**Instructions to follow**:
Reproduce the records below in their entirety, character for character.
[Start of section]
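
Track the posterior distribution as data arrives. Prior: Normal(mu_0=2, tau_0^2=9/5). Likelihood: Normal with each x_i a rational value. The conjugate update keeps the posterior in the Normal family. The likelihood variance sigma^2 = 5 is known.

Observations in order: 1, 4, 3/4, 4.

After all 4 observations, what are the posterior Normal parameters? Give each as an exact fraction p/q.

obs 1: x=1 → posterior Normal(59/34, 45/34)
obs 2: x=4 → posterior Normal(95/43, 45/43)
obs 3: x=3/4 → posterior Normal(407/208, 45/52)
obs 4: x=4 → posterior Normal(551/244, 45/61)

mu_0=551/244, tau_0^2=45/61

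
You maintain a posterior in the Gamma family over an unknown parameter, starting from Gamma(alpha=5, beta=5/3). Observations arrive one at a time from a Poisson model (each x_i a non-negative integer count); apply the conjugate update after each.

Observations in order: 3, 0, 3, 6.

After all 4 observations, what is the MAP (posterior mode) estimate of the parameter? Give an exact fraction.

48/17

obs 1: x=3 → posterior Gamma(8, 8/3)
obs 2: x=0 → posterior Gamma(8, 11/3)
obs 3: x=3 → posterior Gamma(11, 14/3)
obs 4: x=6 → posterior Gamma(17, 17/3)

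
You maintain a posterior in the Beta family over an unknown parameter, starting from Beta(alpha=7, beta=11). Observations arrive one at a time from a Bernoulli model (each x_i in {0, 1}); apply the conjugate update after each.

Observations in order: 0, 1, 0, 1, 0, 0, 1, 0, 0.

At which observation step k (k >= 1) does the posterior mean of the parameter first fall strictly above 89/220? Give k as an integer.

obs 1: x=0 → posterior Beta(7, 12)
obs 2: x=1 → posterior Beta(8, 12)
obs 3: x=0 → posterior Beta(8, 13)
obs 4: x=1 → posterior Beta(9, 13)
obs 5: x=0 → posterior Beta(9, 14)
obs 6: x=0 → posterior Beta(9, 15)
obs 7: x=1 → posterior Beta(10, 15)
obs 8: x=0 → posterior Beta(10, 16)
obs 9: x=0 → posterior Beta(10, 17)

k = 4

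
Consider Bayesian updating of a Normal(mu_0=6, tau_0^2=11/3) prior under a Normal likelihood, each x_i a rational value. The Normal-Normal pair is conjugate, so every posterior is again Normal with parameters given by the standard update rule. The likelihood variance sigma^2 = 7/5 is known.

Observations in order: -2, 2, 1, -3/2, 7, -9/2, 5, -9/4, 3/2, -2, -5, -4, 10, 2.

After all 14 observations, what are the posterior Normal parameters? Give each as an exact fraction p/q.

mu_0=2099/3164, tau_0^2=11/113

obs 1: x=-2 → posterior Normal(4/19, 77/76)
obs 2: x=2 → posterior Normal(126/131, 77/131)
obs 3: x=1 → posterior Normal(181/186, 77/186)
obs 4: x=-3/2 → posterior Normal(197/482, 77/241)
obs 5: x=7 → posterior Normal(967/592, 77/296)
obs 6: x=-9/2 → posterior Normal(236/351, 77/351)
obs 7: x=5 → posterior Normal(73/58, 11/58)
obs 8: x=-9/4 → posterior Normal(1549/1844, 77/461)
obs 9: x=3/2 → posterior Normal(1879/2064, 77/516)
obs 10: x=-2 → posterior Normal(1439/2284, 77/571)
obs 11: x=-5 → posterior Normal(339/2504, 77/626)
obs 12: x=-4 → posterior Normal(-541/2724, 77/681)
obs 13: x=10 → posterior Normal(1659/2944, 77/736)
obs 14: x=2 → posterior Normal(2099/3164, 11/113)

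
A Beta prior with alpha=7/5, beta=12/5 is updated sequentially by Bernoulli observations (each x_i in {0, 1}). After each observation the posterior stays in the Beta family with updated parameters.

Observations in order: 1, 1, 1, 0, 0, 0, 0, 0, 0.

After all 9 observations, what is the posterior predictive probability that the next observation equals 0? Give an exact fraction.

21/32

obs 1: x=1 → posterior Beta(12/5, 12/5)
obs 2: x=1 → posterior Beta(17/5, 12/5)
obs 3: x=1 → posterior Beta(22/5, 12/5)
obs 4: x=0 → posterior Beta(22/5, 17/5)
obs 5: x=0 → posterior Beta(22/5, 22/5)
obs 6: x=0 → posterior Beta(22/5, 27/5)
obs 7: x=0 → posterior Beta(22/5, 32/5)
obs 8: x=0 → posterior Beta(22/5, 37/5)
obs 9: x=0 → posterior Beta(22/5, 42/5)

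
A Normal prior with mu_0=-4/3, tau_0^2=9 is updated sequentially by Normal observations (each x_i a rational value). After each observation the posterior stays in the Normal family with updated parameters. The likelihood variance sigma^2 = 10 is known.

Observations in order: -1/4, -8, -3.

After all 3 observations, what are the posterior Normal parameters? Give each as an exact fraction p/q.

obs 1: x=-1/4 → posterior Normal(-187/228, 90/19)
obs 2: x=-8 → posterior Normal(-1051/336, 45/14)
obs 3: x=-3 → posterior Normal(-1375/444, 90/37)

mu_0=-1375/444, tau_0^2=90/37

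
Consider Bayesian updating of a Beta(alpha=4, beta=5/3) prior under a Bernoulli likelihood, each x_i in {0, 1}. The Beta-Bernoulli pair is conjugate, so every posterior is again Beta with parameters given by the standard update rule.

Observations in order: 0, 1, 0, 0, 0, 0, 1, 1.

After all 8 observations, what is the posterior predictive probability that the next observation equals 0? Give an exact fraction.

obs 1: x=0 → posterior Beta(4, 8/3)
obs 2: x=1 → posterior Beta(5, 8/3)
obs 3: x=0 → posterior Beta(5, 11/3)
obs 4: x=0 → posterior Beta(5, 14/3)
obs 5: x=0 → posterior Beta(5, 17/3)
obs 6: x=0 → posterior Beta(5, 20/3)
obs 7: x=1 → posterior Beta(6, 20/3)
obs 8: x=1 → posterior Beta(7, 20/3)

20/41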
[End of section]
**Answer section**:
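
Track the posterior distribution as data arrives. Prior: Normal(mu_0=2, tau_0^2=9/5). Likelihood: Normal with each x_i a rational value. The conjugate update keeps the posterior in the Normal family. The likelihood variance sigma^2 = 5 is known.

Observations in order: 1, 4, 3/4, 4.

After all 4 observations, what are the posterior Normal parameters? Give each as an exact fraction p/q.

obs 1: x=1 → posterior Normal(59/34, 45/34)
obs 2: x=4 → posterior Normal(95/43, 45/43)
obs 3: x=3/4 → posterior Normal(407/208, 45/52)
obs 4: x=4 → posterior Normal(551/244, 45/61)

mu_0=551/244, tau_0^2=45/61

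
You maintain a posterior in the Gamma family over an unknown parameter, starting from Gamma(alpha=5, beta=5/3). Observations arrive one at a time from a Poisson model (each x_i a non-negative integer count); apply the conjugate update after each.

Observations in order: 3, 0, 3, 6.

After all 4 observations, what is the MAP (posterior mode) estimate of the parameter? Give an exact fraction.

48/17

obs 1: x=3 → posterior Gamma(8, 8/3)
obs 2: x=0 → posterior Gamma(8, 11/3)
obs 3: x=3 → posterior Gamma(11, 14/3)
obs 4: x=6 → posterior Gamma(17, 17/3)

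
You maintain a posterior in the Beta family over an unknown parameter, starting from Beta(alpha=7, beta=11). Observations arrive one at a time from a Bernoulli model (each x_i in {0, 1}); apply the conjugate update after each.

Observations in order: 0, 1, 0, 1, 0, 0, 1, 0, 0.

At which observation step k (k >= 1) does the posterior mean of the parameter first fall strictly above 89/220? Give k as an integer.

obs 1: x=0 → posterior Beta(7, 12)
obs 2: x=1 → posterior Beta(8, 12)
obs 3: x=0 → posterior Beta(8, 13)
obs 4: x=1 → posterior Beta(9, 13)
obs 5: x=0 → posterior Beta(9, 14)
obs 6: x=0 → posterior Beta(9, 15)
obs 7: x=1 → posterior Beta(10, 15)
obs 8: x=0 → posterior Beta(10, 16)
obs 9: x=0 → posterior Beta(10, 17)

k = 4

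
Consider Bayesian updating of a Normal(mu_0=6, tau_0^2=11/3) prior under a Normal likelihood, each x_i a rational value. The Normal-Normal pair is conjugate, so every posterior is again Normal with parameters given by the standard update rule. The likelihood variance sigma^2 = 7/5 is known.

Observations in order: -2, 2, 1, -3/2, 7, -9/2, 5, -9/4, 3/2, -2, -5, -4, 10, 2.

After all 14 observations, what are the posterior Normal parameters? Give each as an exact fraction p/q.

mu_0=2099/3164, tau_0^2=11/113

obs 1: x=-2 → posterior Normal(4/19, 77/76)
obs 2: x=2 → posterior Normal(126/131, 77/131)
obs 3: x=1 → posterior Normal(181/186, 77/186)
obs 4: x=-3/2 → posterior Normal(197/482, 77/241)
obs 5: x=7 → posterior Normal(967/592, 77/296)
obs 6: x=-9/2 → posterior Normal(236/351, 77/351)
obs 7: x=5 → posterior Normal(73/58, 11/58)
obs 8: x=-9/4 → posterior Normal(1549/1844, 77/461)
obs 9: x=3/2 → posterior Normal(1879/2064, 77/516)
obs 10: x=-2 → posterior Normal(1439/2284, 77/571)
obs 11: x=-5 → posterior Normal(339/2504, 77/626)
obs 12: x=-4 → posterior Normal(-541/2724, 77/681)
obs 13: x=10 → posterior Normal(1659/2944, 77/736)
obs 14: x=2 → posterior Normal(2099/3164, 11/113)

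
A Beta prior with alpha=7/5, beta=12/5 is updated sequentially by Bernoulli observations (each x_i in {0, 1}). After each observation the posterior stays in the Beta family with updated parameters.

Observations in order: 1, 1, 1, 0, 0, 0, 0, 0, 0.

After all 9 observations, what is the posterior predictive probability that the next observation equals 0? Give an exact fraction.

21/32

obs 1: x=1 → posterior Beta(12/5, 12/5)
obs 2: x=1 → posterior Beta(17/5, 12/5)
obs 3: x=1 → posterior Beta(22/5, 12/5)
obs 4: x=0 → posterior Beta(22/5, 17/5)
obs 5: x=0 → posterior Beta(22/5, 22/5)
obs 6: x=0 → posterior Beta(22/5, 27/5)
obs 7: x=0 → posterior Beta(22/5, 32/5)
obs 8: x=0 → posterior Beta(22/5, 37/5)
obs 9: x=0 → posterior Beta(22/5, 42/5)

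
A Normal prior with mu_0=-4/3, tau_0^2=9 is updated sequentially by Normal observations (each x_i a rational value). After each observation the posterior stays in the Normal family with updated parameters. The likelihood variance sigma^2 = 10 is known.

Observations in order: -1/4, -8, -3.

After all 3 observations, what are the posterior Normal parameters? Give each as an exact fraction p/q.

obs 1: x=-1/4 → posterior Normal(-187/228, 90/19)
obs 2: x=-8 → posterior Normal(-1051/336, 45/14)
obs 3: x=-3 → posterior Normal(-1375/444, 90/37)

mu_0=-1375/444, tau_0^2=90/37

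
Consider Bayesian updating of a Beta(alpha=4, beta=5/3) prior under a Bernoulli likelihood, each x_i in {0, 1}. The Beta-Bernoulli pair is conjugate, so every posterior is again Beta with parameters given by the standard update rule.

Observations in order: 0, 1, 0, 0, 0, 0, 1, 1.

After all 8 observations, what is the posterior predictive probability that the next observation equals 0? Give an exact fraction.

obs 1: x=0 → posterior Beta(4, 8/3)
obs 2: x=1 → posterior Beta(5, 8/3)
obs 3: x=0 → posterior Beta(5, 11/3)
obs 4: x=0 → posterior Beta(5, 14/3)
obs 5: x=0 → posterior Beta(5, 17/3)
obs 6: x=0 → posterior Beta(5, 20/3)
obs 7: x=1 → posterior Beta(6, 20/3)
obs 8: x=1 → posterior Beta(7, 20/3)

20/41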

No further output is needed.